### Dataset content:

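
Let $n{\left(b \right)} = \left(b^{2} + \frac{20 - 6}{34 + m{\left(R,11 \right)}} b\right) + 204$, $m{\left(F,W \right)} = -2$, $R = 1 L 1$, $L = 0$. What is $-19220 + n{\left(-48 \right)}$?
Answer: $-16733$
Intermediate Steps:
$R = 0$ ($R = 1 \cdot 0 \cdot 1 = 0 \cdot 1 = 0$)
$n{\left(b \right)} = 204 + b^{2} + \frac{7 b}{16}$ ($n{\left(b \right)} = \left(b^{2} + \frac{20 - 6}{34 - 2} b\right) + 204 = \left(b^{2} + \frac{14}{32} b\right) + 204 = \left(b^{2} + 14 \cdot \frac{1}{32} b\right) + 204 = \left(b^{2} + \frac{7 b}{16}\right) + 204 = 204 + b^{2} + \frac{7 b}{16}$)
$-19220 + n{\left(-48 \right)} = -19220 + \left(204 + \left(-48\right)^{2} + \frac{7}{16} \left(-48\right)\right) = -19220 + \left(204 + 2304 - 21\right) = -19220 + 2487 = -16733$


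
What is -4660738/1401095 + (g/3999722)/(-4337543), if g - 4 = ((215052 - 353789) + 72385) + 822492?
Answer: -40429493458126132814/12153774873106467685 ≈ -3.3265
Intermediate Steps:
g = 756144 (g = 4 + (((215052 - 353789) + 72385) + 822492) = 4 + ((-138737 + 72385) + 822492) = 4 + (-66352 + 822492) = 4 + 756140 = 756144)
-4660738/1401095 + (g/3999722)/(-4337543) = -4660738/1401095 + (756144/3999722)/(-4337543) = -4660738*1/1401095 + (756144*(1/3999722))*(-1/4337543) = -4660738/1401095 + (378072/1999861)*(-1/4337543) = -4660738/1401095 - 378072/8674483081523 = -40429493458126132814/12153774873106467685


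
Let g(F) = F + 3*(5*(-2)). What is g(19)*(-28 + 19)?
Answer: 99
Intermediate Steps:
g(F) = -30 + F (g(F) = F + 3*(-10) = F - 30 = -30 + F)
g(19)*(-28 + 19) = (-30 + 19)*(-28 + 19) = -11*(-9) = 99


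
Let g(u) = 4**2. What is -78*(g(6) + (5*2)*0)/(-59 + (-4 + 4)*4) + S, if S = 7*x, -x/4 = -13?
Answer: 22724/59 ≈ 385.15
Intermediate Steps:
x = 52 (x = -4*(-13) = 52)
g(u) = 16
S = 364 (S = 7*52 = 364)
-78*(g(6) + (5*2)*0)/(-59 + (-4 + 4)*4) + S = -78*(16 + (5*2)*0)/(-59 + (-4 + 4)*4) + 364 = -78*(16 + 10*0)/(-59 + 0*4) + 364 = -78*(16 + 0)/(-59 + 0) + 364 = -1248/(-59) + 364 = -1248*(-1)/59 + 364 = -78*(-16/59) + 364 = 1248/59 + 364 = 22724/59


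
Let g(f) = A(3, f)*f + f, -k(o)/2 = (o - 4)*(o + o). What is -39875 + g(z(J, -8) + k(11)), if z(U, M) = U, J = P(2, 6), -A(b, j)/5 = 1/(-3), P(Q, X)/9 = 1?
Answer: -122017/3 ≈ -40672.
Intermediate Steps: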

### Exercise brief:
Filter the listing for the word "Answer" and copy each line that has it.

### Exercise result:
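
Answer: $-16733$
Answer: -40429493458126132814/12153774873106467685 ≈ -3.3265
Answer: 99
Answer: 22724/59 ≈ 385.15
Answer: -122017/3 ≈ -40672.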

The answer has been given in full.